[Stored data]
/---
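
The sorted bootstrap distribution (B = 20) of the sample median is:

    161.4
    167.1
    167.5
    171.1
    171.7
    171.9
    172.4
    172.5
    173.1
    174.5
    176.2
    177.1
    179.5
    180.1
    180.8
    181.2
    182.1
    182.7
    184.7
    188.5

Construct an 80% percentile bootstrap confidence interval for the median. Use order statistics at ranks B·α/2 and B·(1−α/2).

α = 0.20; lower rank = 20 × 0.100 = 2; upper rank = 20 × 0.900 = 18.
The 2nd smallest replicate is 167.1; the 18th is 182.7.

(167.1, 182.7)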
\---
■ Assigned task:
Each entry is to be written out exactly as it was given.

■ Result for this task:
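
The sorted bootstrap distribution (B = 20) of the sample median is:

    161.4
    167.1
    167.5
    171.1
    171.7
    171.9
    172.4
    172.5
    173.1
    174.5
    176.2
    177.1
    179.5
    180.1
    180.8
    181.2
    182.1
    182.7
    184.7
    188.5

Construct an 80% percentile bootstrap confidence interval for the median. Use order statistics at ranks B·α/2 and B·(1−α/2).

α = 0.20; lower rank = 20 × 0.100 = 2; upper rank = 20 × 0.900 = 18.
The 2nd smallest replicate is 167.1; the 18th is 182.7.

(167.1, 182.7)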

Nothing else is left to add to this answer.